Task instructions → Write out exactly the lines of the entries below from the one holding "δ(t0, □) = (tR, 0, R)" to the one holding "What sequence of", inclusive, and leave out all other lines.

Record set →
• • • •

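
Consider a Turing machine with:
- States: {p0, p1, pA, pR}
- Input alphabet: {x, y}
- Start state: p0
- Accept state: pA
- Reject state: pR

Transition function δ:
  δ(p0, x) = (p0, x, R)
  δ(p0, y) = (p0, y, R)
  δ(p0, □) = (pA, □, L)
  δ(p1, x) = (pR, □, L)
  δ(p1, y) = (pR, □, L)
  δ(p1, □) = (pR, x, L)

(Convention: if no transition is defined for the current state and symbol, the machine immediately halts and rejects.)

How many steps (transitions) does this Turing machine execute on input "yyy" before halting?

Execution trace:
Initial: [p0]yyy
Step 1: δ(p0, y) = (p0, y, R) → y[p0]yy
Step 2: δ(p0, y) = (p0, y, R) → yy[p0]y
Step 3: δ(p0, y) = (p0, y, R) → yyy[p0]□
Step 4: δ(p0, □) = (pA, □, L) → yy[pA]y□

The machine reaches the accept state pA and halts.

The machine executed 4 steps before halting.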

• • • •

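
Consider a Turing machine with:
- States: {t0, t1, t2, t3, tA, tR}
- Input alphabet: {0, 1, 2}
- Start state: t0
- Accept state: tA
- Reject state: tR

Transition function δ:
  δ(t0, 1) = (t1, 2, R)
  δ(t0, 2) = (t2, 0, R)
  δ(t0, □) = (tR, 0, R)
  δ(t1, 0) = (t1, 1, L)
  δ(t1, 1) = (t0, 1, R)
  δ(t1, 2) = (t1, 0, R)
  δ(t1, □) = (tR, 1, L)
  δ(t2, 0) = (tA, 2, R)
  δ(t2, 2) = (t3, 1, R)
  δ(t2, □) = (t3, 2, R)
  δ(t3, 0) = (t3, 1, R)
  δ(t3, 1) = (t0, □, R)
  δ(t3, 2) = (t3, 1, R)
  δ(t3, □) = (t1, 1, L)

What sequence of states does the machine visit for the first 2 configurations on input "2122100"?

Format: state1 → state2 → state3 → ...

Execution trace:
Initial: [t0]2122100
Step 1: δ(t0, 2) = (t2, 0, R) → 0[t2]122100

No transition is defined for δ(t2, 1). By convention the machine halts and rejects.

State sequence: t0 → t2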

• • • •

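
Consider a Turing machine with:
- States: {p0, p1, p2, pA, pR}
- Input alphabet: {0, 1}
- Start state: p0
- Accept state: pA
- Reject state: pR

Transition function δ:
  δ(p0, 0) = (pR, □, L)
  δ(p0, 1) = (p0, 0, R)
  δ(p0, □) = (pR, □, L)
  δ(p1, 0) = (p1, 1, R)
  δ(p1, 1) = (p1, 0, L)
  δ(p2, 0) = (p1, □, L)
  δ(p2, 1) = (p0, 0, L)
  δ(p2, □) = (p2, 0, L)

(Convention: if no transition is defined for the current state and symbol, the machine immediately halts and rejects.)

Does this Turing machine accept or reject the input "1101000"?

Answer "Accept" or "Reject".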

• • • •

Exercise answer →
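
  δ(t0, □) = (tR, 0, R)
  δ(t1, 0) = (t1, 1, L)
  δ(t1, 1) = (t0, 1, R)
  δ(t1, 2) = (t1, 0, R)
  δ(t1, □) = (tR, 1, L)
  δ(t2, 0) = (tA, 2, R)
  δ(t2, 2) = (t3, 1, R)
  δ(t2, □) = (t3, 2, R)
  δ(t3, 0) = (t3, 1, R)
  δ(t3, 1) = (t0, □, R)
  δ(t3, 2) = (t3, 1, R)
  δ(t3, □) = (t1, 1, L)

What sequence of states does the machine visit for the first 2 configurations on input "2122100"?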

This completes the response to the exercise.